INSTRUCTIONS FOR THE TASK: Restate word for word, and only, the lines that extend from the line containing "Let K be a discrete" through the end of the records below.

DATA FOR THE TASK:

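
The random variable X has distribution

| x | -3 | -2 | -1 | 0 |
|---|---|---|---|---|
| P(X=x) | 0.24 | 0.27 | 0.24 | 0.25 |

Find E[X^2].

E[X^2] = Σ x^2·P(X=x)
 = 9·0.24 + 4·0.27 + 1·0.24 + 0·0.25
 = 2.16 + 1.08 + 0.24 + 0
 = 3.48

3.48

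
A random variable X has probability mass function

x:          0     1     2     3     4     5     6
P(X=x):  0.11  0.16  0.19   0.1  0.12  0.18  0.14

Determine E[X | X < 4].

P(X < 4) = 0.11 + 0.16 + 0.19 + 0.1 = 0.56.
E[X | X < 4] = [0·0.11 + 1·0.16 + 2·0.19 + 3·0.1] / 0.56
 = 0.84 / 0.56
 = 3/2

1.5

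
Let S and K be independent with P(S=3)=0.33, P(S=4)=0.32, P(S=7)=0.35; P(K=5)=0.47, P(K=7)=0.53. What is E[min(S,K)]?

E[min(S,K)] = Σ_s Σ_k min(s,k) · P(S=s)P(K=k)
 = 3·0.1551 + 3·0.1749 + 4·0.1504 + 4·0.1696 + 5·0.1645 + 7·0.1855
 = 0.4653 + 0.5247 + 0.6016 + 0.6784 + 0.8225 + 1.2985
 = 4.391

4.391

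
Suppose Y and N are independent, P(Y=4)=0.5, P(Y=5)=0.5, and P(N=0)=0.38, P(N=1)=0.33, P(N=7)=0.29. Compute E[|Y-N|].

3.59

E[|Y-N|] = Σ_y Σ_n |y-n| · P(Y=y)P(N=n)
 = 4·0.19 + 3·0.165 + 3·0.145 + 5·0.19 + 4·0.165 + 2·0.145
 = 0.76 + 0.495 + 0.435 + 0.95 + 0.66 + 0.29
 = 3.59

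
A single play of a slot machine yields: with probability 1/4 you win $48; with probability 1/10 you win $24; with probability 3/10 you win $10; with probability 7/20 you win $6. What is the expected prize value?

E[payout] = 48·1/4 + 24·1/10 + 10·3/10 + 6·7/20
 = 12 + 12/5 + 3 + 21/10
 = 39/2

19.5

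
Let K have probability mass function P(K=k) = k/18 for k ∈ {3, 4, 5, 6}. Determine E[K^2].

24

E[K^2] = Σ k^2·P(K=k)
 = 9·1/6 + 16·2/9 + 25·5/18 + 36·1/3
 = 3/2 + 32/9 + 125/18 + 12
 = 24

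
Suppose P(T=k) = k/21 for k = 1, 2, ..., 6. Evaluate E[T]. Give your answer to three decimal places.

E[T] = Σ t·P(T=t)
 = 1·1/21 + 2·2/21 + 3·1/7 + 4·4/21 + 5·5/21 + 6·2/7
 = 1/21 + 4/21 + 3/7 + 16/21 + 25/21 + 12/7
 = 13/3

4.333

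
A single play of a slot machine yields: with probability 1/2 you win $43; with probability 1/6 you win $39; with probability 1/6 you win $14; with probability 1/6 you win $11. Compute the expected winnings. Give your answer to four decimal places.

32.1667

E[payout] = 43·1/2 + 39·1/6 + 14·1/6 + 11·1/6
 = 43/2 + 13/2 + 7/3 + 11/6
 = 193/6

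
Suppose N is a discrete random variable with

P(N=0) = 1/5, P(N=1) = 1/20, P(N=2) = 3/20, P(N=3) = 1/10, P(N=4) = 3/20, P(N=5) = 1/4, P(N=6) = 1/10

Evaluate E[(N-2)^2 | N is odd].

P(N is odd) = 1/20 + 1/10 + 1/4 = 2/5.
E[(N-2)^2 | N is odd] = [1·1/20 + 1·1/10 + 9·1/4] / (2/5)
 = 12/5 / (2/5)
 = 6

6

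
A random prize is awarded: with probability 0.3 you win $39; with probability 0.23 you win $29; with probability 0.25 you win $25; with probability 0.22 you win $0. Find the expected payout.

E[payout] = 39·0.3 + 29·0.23 + 25·0.25 + 0·0.22
 = 11.7 + 6.67 + 6.25 + 0
 = 24.62

24.62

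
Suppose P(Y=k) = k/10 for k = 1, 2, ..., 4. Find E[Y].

E[Y] = Σ y·P(Y=y)
 = 1·1/10 + 2·1/5 + 3·3/10 + 4·2/5
 = 1/10 + 2/5 + 9/10 + 8/5
 = 3

3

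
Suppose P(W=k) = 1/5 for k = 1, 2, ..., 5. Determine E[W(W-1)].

E[W(W-1)] = Σ w(w-1)·P(W=w)
 = 0·1/5 + 2·1/5 + 6·1/5 + 12·1/5 + 20·1/5
 = 0 + 2/5 + 6/5 + 12/5 + 4
 = 8

8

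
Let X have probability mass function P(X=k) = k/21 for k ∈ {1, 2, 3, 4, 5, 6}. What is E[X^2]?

21

E[X^2] = Σ x^2·P(X=x)
 = 1·1/21 + 4·2/21 + 9·1/7 + 16·4/21 + 25·5/21 + 36·2/7
 = 1/21 + 8/21 + 9/7 + 64/21 + 125/21 + 72/7
 = 21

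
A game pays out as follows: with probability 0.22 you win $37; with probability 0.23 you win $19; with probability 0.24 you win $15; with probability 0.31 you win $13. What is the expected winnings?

20.14

E[payout] = 37·0.22 + 19·0.23 + 15·0.24 + 13·0.31
 = 8.14 + 4.37 + 3.6 + 4.03
 = 20.14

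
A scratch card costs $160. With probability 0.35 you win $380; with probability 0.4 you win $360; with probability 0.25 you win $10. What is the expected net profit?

119.5

E[payout] = 380·0.35 + 360·0.4 + 10·0.25
 = 133 + 144 + 2.5
 = 279.5
Net = 279.5 - 160 = 119.5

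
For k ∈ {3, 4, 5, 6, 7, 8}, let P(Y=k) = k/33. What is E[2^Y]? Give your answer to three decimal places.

108.364

E[2^Y] = Σ 2^y·P(Y=y)
 = 8·1/11 + 16·4/33 + 32·5/33 + 64·2/11 + 128·7/33 + 256·8/33
 = 8/11 + 64/33 + 160/33 + 128/11 + 896/33 + 2048/33
 = 1192/11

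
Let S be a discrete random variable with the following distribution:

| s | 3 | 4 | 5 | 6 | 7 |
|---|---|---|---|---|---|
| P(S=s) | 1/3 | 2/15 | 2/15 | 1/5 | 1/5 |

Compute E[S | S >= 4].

5.7

P(S >= 4) = 2/15 + 2/15 + 1/5 + 1/5 = 2/3.
E[S | S >= 4] = [4·2/15 + 5·2/15 + 6·1/5 + 7·1/5] / (2/3)
 = 19/5 / (2/3)
 = 57/10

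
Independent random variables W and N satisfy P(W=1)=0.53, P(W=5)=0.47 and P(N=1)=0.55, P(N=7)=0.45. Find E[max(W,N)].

4.734

E[max(W,N)] = Σ_w Σ_n max(w,n) · P(W=w)P(N=n)
 = 1·0.2915 + 7·0.2385 + 5·0.2585 + 7·0.2115
 = 0.2915 + 1.6695 + 1.2925 + 1.4805
 = 4.734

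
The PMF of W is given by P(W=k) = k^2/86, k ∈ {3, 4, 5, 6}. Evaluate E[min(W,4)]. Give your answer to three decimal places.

3.895

E[min(W,4)] = Σ min(w,4)·P(W=w)
 = 3·9/86 + 4·8/43 + 4·25/86 + 4·18/43
 = 27/86 + 32/43 + 50/43 + 72/43
 = 335/86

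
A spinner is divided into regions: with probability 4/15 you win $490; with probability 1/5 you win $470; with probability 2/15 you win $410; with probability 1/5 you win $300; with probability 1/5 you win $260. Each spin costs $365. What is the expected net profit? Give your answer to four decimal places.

26.3333

E[payout] = 490·4/15 + 470·1/5 + 410·2/15 + 300·1/5 + 260·1/5
 = 392/3 + 94 + 164/3 + 60 + 52
 = 1174/3
Net = 1174/3 - 365 = 79/3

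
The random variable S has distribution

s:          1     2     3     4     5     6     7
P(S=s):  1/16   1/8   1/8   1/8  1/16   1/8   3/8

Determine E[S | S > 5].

P(S > 5) = 1/8 + 3/8 = 1/2.
E[S | S > 5] = [6·1/8 + 7·3/8] / (1/2)
 = 27/8 / (1/2)
 = 27/4

6.75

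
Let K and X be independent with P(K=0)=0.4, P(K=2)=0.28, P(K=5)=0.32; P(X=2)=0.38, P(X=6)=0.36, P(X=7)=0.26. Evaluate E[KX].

E[KX] = Σ_k Σ_x kx · P(K=k)P(X=x)
 = 0·0.152 + 0·0.144 + 0·0.104 + 4·0.1064 + 12·0.1008 + 14·0.0728 + 10·0.1216 + 30·0.1152 + 35·0.0832
 = 0 + 0 + 0 + 0.4256 + 1.2096 + 1.0192 + 1.216 + 3.456 + 2.912
 = 10.2384

10.2384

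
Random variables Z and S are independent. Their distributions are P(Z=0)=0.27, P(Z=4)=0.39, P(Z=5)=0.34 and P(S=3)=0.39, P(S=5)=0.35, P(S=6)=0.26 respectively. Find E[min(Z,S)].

2.8427

E[min(Z,S)] = Σ_z Σ_s min(z,s) · P(Z=z)P(S=s)
 = 0·0.1053 + 0·0.0945 + 0·0.0702 + 3·0.1521 + 4·0.1365 + 4·0.1014 + 3·0.1326 + 5·0.119 + 5·0.0884
 = 0 + 0 + 0 + 0.4563 + 0.546 + 0.4056 + 0.3978 + 0.595 + 0.442
 = 2.8427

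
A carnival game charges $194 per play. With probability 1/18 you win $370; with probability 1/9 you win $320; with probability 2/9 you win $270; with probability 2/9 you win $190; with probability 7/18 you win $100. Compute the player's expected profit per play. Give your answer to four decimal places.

3.2222

E[payout] = 370·1/18 + 320·1/9 + 270·2/9 + 190·2/9 + 100·7/18
 = 185/9 + 320/9 + 60 + 380/9 + 350/9
 = 1775/9
Net = 1775/9 - 194 = 29/9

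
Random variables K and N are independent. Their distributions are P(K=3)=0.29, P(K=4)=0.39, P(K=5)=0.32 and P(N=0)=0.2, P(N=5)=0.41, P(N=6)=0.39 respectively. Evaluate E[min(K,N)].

3.224

E[min(K,N)] = Σ_k Σ_n min(k,n) · P(K=k)P(N=n)
 = 0·0.058 + 3·0.1189 + 3·0.1131 + 0·0.078 + 4·0.1599 + 4·0.1521 + 0·0.064 + 5·0.1312 + 5·0.1248
 = 0 + 0.3567 + 0.3393 + 0 + 0.6396 + 0.6084 + 0 + 0.656 + 0.624
 = 3.224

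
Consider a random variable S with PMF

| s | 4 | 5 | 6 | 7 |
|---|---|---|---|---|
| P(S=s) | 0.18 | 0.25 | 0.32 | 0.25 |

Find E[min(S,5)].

4.82

E[min(S,5)] = Σ min(s,5)·P(S=s)
 = 4·0.18 + 5·0.25 + 5·0.32 + 5·0.25
 = 0.72 + 1.25 + 1.6 + 1.25
 = 4.82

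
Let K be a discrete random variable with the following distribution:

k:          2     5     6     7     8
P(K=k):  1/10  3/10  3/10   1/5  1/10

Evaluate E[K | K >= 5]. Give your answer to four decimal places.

6.1111

P(K >= 5) = 3/10 + 3/10 + 1/5 + 1/10 = 9/10.
E[K | K >= 5] = [5·3/10 + 6·3/10 + 7·1/5 + 8·1/10] / (9/10)
 = 11/2 / (9/10)
 = 55/9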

RESULT OF THIS EXERCISE:
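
Let K be a discrete random variable with the following distribution:

k:          2     5     6     7     8
P(K=k):  1/10  3/10  3/10   1/5  1/10

Evaluate E[K | K >= 5]. Give your answer to four decimal places.

6.1111

P(K >= 5) = 3/10 + 3/10 + 1/5 + 1/10 = 9/10.
E[K | K >= 5] = [5·3/10 + 6·3/10 + 7·1/5 + 8·1/10] / (9/10)
 = 11/2 / (9/10)
 = 55/9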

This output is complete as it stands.